> Your task
Reproduce the data below word for word.

> Available data
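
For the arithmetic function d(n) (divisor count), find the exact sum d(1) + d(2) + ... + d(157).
Σ_{n ≤ 157} d(n) = 822

Compute d(n) for each 1 ≤ n ≤ 157: d(1) = 1, d(2) = 2, d(3) = 2, d(4) = 3, d(5) = 2, d(6) = 4, d(7) = 2, d(8) = 4, d(9) = 3, d(10) = 4, d(11) = 2, d(12) = 6, d(13) = 2, d(14) = 4, d(15) = 4, d(16) = 5, d(17) = 2, d(18) = 6, d(19) = 2, d(20) = 6, d(21) = 4, d(22) = 4, d(23) = 2, d(24) = 8, d(25) = 3, d(26) = 4, d(27) = 4, d(28) = 6, d(29) = 2, d(30) = 8, d(31) = 2, d(32) = 6, d(33) = 4, d(34) = 4, d(35) = 4, d(36) = 9, d(37) = 2, d(38) = 4, d(39) = 4, d(40) = 8, d(41) = 2, d(42) = 8, d(43) = 2, d(44) = 6, d(45) = 6, d(46) = 4, d(47) = 2, d(48) = 10, d(49) = 3, d(50) = 6, d(51) = 4, d(52) = 6, d(53) = 2, d(54) = 8, d(55) = 4, d(56) = 8, d(57) = 4, d(58) = 4, d(59) = 2, d(60) = 12, d(61) = 2, d(62) = 4, d(63) = 6, d(64) = 7, d(65) = 4, d(66) = 8, d(67) = 2, d(68) = 6, d(69) = 4, d(70) = 8, d(71) = 2, d(72) = 12, d(73) = 2, d(74) = 4, d(75) = 6, d(76) = 6, d(77) = 4, d(78) = 8, d(79) = 2, d(80) = 10, d(81) = 5, d(82) = 4, d(83) = 2, d(84) = 12, d(85) = 4, d(86) = 4, d(87) = 4, d(88) = 8, d(89) = 2, d(90) = 12, d(91) = 4, d(92) = 6, d(93) = 4, d(94) = 4, d(95) = 4, d(96) = 12, d(97) = 2, d(98) = 6, d(99) = 6, d(100) = 9, d(101) = 2, d(102) = 8, d(103) = 2, d(104) = 8, d(105) = 8, d(106) = 4, d(107) = 2, d(108) = 12, d(109) = 2, d(110) = 8, d(111) = 4, d(112) = 10, d(113) = 2, d(114) = 8, d(115) = 4, d(116) = 6, d(117) = 6, d(118) = 4, d(119) = 4, d(120) = 16, d(121) = 3, d(122) = 4, d(123) = 4, d(124) = 6, d(125) = 4, d(126) = 12, d(127) = 2, d(128) = 8, d(129) = 4, d(130) = 8, d(131) = 2, d(132) = 12, d(133) = 4, d(134) = 4, d(135) = 8, d(136) = 8, d(137) = 2, d(138) = 8, d(139) = 2, d(140) = 12, d(141) = 4, d(142) = 4, d(143) = 4, d(144) = 15, d(145) = 4, d(146) = 4, d(147) = 6, d(148) = 6, d(149) = 2, d(150) = 12, d(151) = 2, d(152) = 8, d(153) = 6, d(154) = 8, d(155) = 4, d(156) = 12, d(157) = 2. Summing all 157 values: 822. (Dirichlet's divisor formula: Σ_{n ≤ x} d(n) = x ln(x) + (2γ − 1) x + O(√x). For x = 157, the asymptotic estimate is ≈ 818.08.)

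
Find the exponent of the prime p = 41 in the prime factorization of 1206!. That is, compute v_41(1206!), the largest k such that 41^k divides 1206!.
v_41(1206!) = 29

Legendre's formula: v_p(n!) = Σ_{k ≥ 1} ⌊n / p^k⌋. For p = 41, n = 1206, the terms are:
  ⌊1206/41^1⌋ = ⌊1206/41⌋ = 29
(the next term ⌊1206/41^2⌋ = 0, terminating the sum). Summing: v_41(1206!) = 29 = 29.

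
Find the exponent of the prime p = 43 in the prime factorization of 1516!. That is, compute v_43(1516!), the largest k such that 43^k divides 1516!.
v_43(1516!) = 35

Legendre's formula: v_p(n!) = Σ_{k ≥ 1} ⌊n / p^k⌋. For p = 43, n = 1516, the terms are:
  ⌊1516/43^1⌋ = ⌊1516/43⌋ = 35
(the next term ⌊1516/43^2⌋ = 0, terminating the sum). Summing: v_43(1516!) = 35 = 35.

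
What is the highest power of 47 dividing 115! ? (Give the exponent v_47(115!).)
v_47(115!) = 2

Legendre's formula: v_p(n!) = Σ_{k ≥ 1} ⌊n / p^k⌋. For p = 47, n = 115, the terms are:
  ⌊115/47^1⌋ = ⌊115/47⌋ = 2
(the next term ⌊115/47^2⌋ = 0, terminating the sum). Summing: v_47(115!) = 2 = 2.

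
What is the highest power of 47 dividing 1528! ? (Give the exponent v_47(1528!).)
v_47(1528!) = 32

Legendre's formula: v_p(n!) = Σ_{k ≥ 1} ⌊n / p^k⌋. For p = 47, n = 1528, the terms are:
  ⌊1528/47^1⌋ = ⌊1528/47⌋ = 32
(the next term ⌊1528/47^2⌋ = 0, terminating the sum). Summing: v_47(1528!) = 32 = 32.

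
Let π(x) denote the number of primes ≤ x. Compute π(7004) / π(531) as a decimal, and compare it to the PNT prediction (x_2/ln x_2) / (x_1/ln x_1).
π(7004)/π(531) = 901/99 ≈ 9.1010;  PNT prediction ≈ 9.3475.

π(531) = 99 and π(7004) = 901, so π(7004)/π(531) ≈ 9.1010. The PNT-predicted ratio is (7004/ln(7004)) / (531/ln(531)) ≈ 9.3475. The two agree to within a few percent, as expected.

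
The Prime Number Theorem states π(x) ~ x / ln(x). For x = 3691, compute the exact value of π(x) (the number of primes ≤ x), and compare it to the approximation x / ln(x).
π(3691) = 515;  x/ln(x) ≈ 449.37;  relative error ≈ 12.74%.

Directly count primes up to 3691: π(3691) = 515. The PNT approximation gives 3691/ln(3691) ≈ 3691/8.21365 ≈ 449.37. Relative error (π(x) − x/ln(x)) / π(x) ≈ 12.74%; the approximation is known to undercount slightly (Li(x) is a better estimate).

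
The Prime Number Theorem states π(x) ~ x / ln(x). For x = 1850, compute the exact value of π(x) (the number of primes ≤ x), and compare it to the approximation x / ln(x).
π(1850) = 283;  x/ln(x) ≈ 245.91;  relative error ≈ 13.10%.

Directly count primes up to 1850: π(1850) = 283. The PNT approximation gives 1850/ln(1850) ≈ 1850/7.52294 ≈ 245.91. Relative error (π(x) − x/ln(x)) / π(x) ≈ 13.10%; the approximation is known to undercount slightly (Li(x) is a better estimate).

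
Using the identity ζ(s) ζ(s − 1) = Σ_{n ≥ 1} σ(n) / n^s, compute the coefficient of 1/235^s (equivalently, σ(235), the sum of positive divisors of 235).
σ(235) = 288

In the product (Σ m^0/m^s)(Σ k / k^s) = Σ (Σ_{d | n} d) / n^s, the coefficient of 1/n^s is σ(n) = Σ_{d | n} d. For n = 235, divisors are [1, 5, 47, 235]; summing: σ(235) = 288.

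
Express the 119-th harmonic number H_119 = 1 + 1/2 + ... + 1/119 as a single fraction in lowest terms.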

> Task solution
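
For the arithmetic function d(n) (divisor count), find the exact sum d(1) + d(2) + ... + d(157).
Σ_{n ≤ 157} d(n) = 822

Compute d(n) for each 1 ≤ n ≤ 157: d(1) = 1, d(2) = 2, d(3) = 2, d(4) = 3, d(5) = 2, d(6) = 4, d(7) = 2, d(8) = 4, d(9) = 3, d(10) = 4, d(11) = 2, d(12) = 6, d(13) = 2, d(14) = 4, d(15) = 4, d(16) = 5, d(17) = 2, d(18) = 6, d(19) = 2, d(20) = 6, d(21) = 4, d(22) = 4, d(23) = 2, d(24) = 8, d(25) = 3, d(26) = 4, d(27) = 4, d(28) = 6, d(29) = 2, d(30) = 8, d(31) = 2, d(32) = 6, d(33) = 4, d(34) = 4, d(35) = 4, d(36) = 9, d(37) = 2, d(38) = 4, d(39) = 4, d(40) = 8, d(41) = 2, d(42) = 8, d(43) = 2, d(44) = 6, d(45) = 6, d(46) = 4, d(47) = 2, d(48) = 10, d(49) = 3, d(50) = 6, d(51) = 4, d(52) = 6, d(53) = 2, d(54) = 8, d(55) = 4, d(56) = 8, d(57) = 4, d(58) = 4, d(59) = 2, d(60) = 12, d(61) = 2, d(62) = 4, d(63) = 6, d(64) = 7, d(65) = 4, d(66) = 8, d(67) = 2, d(68) = 6, d(69) = 4, d(70) = 8, d(71) = 2, d(72) = 12, d(73) = 2, d(74) = 4, d(75) = 6, d(76) = 6, d(77) = 4, d(78) = 8, d(79) = 2, d(80) = 10, d(81) = 5, d(82) = 4, d(83) = 2, d(84) = 12, d(85) = 4, d(86) = 4, d(87) = 4, d(88) = 8, d(89) = 2, d(90) = 12, d(91) = 4, d(92) = 6, d(93) = 4, d(94) = 4, d(95) = 4, d(96) = 12, d(97) = 2, d(98) = 6, d(99) = 6, d(100) = 9, d(101) = 2, d(102) = 8, d(103) = 2, d(104) = 8, d(105) = 8, d(106) = 4, d(107) = 2, d(108) = 12, d(109) = 2, d(110) = 8, d(111) = 4, d(112) = 10, d(113) = 2, d(114) = 8, d(115) = 4, d(116) = 6, d(117) = 6, d(118) = 4, d(119) = 4, d(120) = 16, d(121) = 3, d(122) = 4, d(123) = 4, d(124) = 6, d(125) = 4, d(126) = 12, d(127) = 2, d(128) = 8, d(129) = 4, d(130) = 8, d(131) = 2, d(132) = 12, d(133) = 4, d(134) = 4, d(135) = 8, d(136) = 8, d(137) = 2, d(138) = 8, d(139) = 2, d(140) = 12, d(141) = 4, d(142) = 4, d(143) = 4, d(144) = 15, d(145) = 4, d(146) = 4, d(147) = 6, d(148) = 6, d(149) = 2, d(150) = 12, d(151) = 2, d(152) = 8, d(153) = 6, d(154) = 8, d(155) = 4, d(156) = 12, d(157) = 2. Summing all 157 values: 822. (Dirichlet's divisor formula: Σ_{n ≤ x} d(n) = x ln(x) + (2γ − 1) x + O(√x). For x = 157, the asymptotic estimate is ≈ 818.08.)

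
Find the exponent of the prime p = 41 in the prime factorization of 1206!. That is, compute v_41(1206!), the largest k such that 41^k divides 1206!.
v_41(1206!) = 29

Legendre's formula: v_p(n!) = Σ_{k ≥ 1} ⌊n / p^k⌋. For p = 41, n = 1206, the terms are:
  ⌊1206/41^1⌋ = ⌊1206/41⌋ = 29
(the next term ⌊1206/41^2⌋ = 0, terminating the sum). Summing: v_41(1206!) = 29 = 29.

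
Find the exponent of the prime p = 43 in the prime factorization of 1516!. That is, compute v_43(1516!), the largest k such that 43^k divides 1516!.
v_43(1516!) = 35

Legendre's formula: v_p(n!) = Σ_{k ≥ 1} ⌊n / p^k⌋. For p = 43, n = 1516, the terms are:
  ⌊1516/43^1⌋ = ⌊1516/43⌋ = 35
(the next term ⌊1516/43^2⌋ = 0, terminating the sum). Summing: v_43(1516!) = 35 = 35.

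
What is the highest power of 47 dividing 115! ? (Give the exponent v_47(115!).)
v_47(115!) = 2

Legendre's formula: v_p(n!) = Σ_{k ≥ 1} ⌊n / p^k⌋. For p = 47, n = 115, the terms are:
  ⌊115/47^1⌋ = ⌊115/47⌋ = 2
(the next term ⌊115/47^2⌋ = 0, terminating the sum). Summing: v_47(115!) = 2 = 2.

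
What is the highest power of 47 dividing 1528! ? (Give the exponent v_47(1528!).)
v_47(1528!) = 32

Legendre's formula: v_p(n!) = Σ_{k ≥ 1} ⌊n / p^k⌋. For p = 47, n = 1528, the terms are:
  ⌊1528/47^1⌋ = ⌊1528/47⌋ = 32
(the next term ⌊1528/47^2⌋ = 0, terminating the sum). Summing: v_47(1528!) = 32 = 32.

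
Let π(x) denote the number of primes ≤ x. Compute π(7004) / π(531) as a decimal, and compare it to the PNT prediction (x_2/ln x_2) / (x_1/ln x_1).
π(7004)/π(531) = 901/99 ≈ 9.1010;  PNT prediction ≈ 9.3475.

π(531) = 99 and π(7004) = 901, so π(7004)/π(531) ≈ 9.1010. The PNT-predicted ratio is (7004/ln(7004)) / (531/ln(531)) ≈ 9.3475. The two agree to within a few percent, as expected.

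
The Prime Number Theorem states π(x) ~ x / ln(x). For x = 3691, compute the exact value of π(x) (the number of primes ≤ x), and compare it to the approximation x / ln(x).
π(3691) = 515;  x/ln(x) ≈ 449.37;  relative error ≈ 12.74%.

Directly count primes up to 3691: π(3691) = 515. The PNT approximation gives 3691/ln(3691) ≈ 3691/8.21365 ≈ 449.37. Relative error (π(x) − x/ln(x)) / π(x) ≈ 12.74%; the approximation is known to undercount slightly (Li(x) is a better estimate).

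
The Prime Number Theorem states π(x) ~ x / ln(x). For x = 1850, compute the exact value of π(x) (the number of primes ≤ x), and compare it to the approximation x / ln(x).
π(1850) = 283;  x/ln(x) ≈ 245.91;  relative error ≈ 13.10%.

Directly count primes up to 1850: π(1850) = 283. The PNT approximation gives 1850/ln(1850) ≈ 1850/7.52294 ≈ 245.91. Relative error (π(x) − x/ln(x)) / π(x) ≈ 13.10%; the approximation is known to undercount slightly (Li(x) is a better estimate).

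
Using the identity ζ(s) ζ(s − 1) = Σ_{n ≥ 1} σ(n) / n^s, compute the coefficient of 1/235^s (equivalently, σ(235), the sum of positive divisors of 235).
σ(235) = 288

In the product (Σ m^0/m^s)(Σ k / k^s) = Σ (Σ_{d | n} d) / n^s, the coefficient of 1/n^s is σ(n) = Σ_{d | n} d. For n = 235, divisors are [1, 5, 47, 235]; summing: σ(235) = 288.

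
Express the 119-th harmonic number H_119 = 1 + 1/2 + ... + 1/119 as a single fraction in lowest terms.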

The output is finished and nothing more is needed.